[Source records]
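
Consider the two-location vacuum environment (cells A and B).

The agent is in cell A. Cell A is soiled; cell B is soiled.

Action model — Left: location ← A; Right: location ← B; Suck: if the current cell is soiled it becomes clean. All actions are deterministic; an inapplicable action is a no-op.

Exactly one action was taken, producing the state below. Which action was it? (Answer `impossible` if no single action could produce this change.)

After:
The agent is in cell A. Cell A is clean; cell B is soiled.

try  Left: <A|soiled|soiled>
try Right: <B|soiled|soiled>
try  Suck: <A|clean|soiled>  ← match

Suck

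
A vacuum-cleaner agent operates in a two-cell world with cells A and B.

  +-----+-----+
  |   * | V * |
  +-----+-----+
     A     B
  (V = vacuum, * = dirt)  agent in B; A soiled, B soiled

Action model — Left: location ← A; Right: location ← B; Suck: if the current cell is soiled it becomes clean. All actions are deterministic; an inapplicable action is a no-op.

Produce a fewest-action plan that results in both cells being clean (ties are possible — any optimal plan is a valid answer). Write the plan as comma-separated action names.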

...

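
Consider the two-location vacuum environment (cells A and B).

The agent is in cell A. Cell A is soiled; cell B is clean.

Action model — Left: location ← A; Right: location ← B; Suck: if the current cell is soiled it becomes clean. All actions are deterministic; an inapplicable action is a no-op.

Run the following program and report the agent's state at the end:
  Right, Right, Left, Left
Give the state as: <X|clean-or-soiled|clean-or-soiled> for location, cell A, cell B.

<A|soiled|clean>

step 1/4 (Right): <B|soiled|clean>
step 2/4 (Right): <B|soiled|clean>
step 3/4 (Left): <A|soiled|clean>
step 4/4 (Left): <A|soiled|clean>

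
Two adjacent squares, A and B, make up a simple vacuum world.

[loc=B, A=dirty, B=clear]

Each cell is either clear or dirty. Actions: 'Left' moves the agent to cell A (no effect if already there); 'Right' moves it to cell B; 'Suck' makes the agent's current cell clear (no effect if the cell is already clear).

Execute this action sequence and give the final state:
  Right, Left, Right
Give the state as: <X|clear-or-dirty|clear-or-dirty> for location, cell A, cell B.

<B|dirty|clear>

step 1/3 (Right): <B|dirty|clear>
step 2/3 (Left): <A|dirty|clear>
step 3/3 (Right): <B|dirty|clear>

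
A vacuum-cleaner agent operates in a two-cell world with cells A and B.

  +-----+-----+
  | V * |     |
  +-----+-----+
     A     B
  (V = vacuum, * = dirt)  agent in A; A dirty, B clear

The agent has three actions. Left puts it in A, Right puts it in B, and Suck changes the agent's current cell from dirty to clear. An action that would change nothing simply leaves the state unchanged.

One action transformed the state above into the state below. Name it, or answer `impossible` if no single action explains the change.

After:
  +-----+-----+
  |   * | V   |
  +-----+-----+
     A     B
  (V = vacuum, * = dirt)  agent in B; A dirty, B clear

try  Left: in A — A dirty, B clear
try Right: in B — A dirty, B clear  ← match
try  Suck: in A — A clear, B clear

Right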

| Work to be completed |
Return every line above in which the string "below" occurs.

| Solution to this problem |
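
Exactly one action was taken, producing the state below. Which action was it? (Answer `impossible` if no single action could produce this change.)
One action transformed the state above into the state below. Name it, or answer `impossible` if no single action explains the change.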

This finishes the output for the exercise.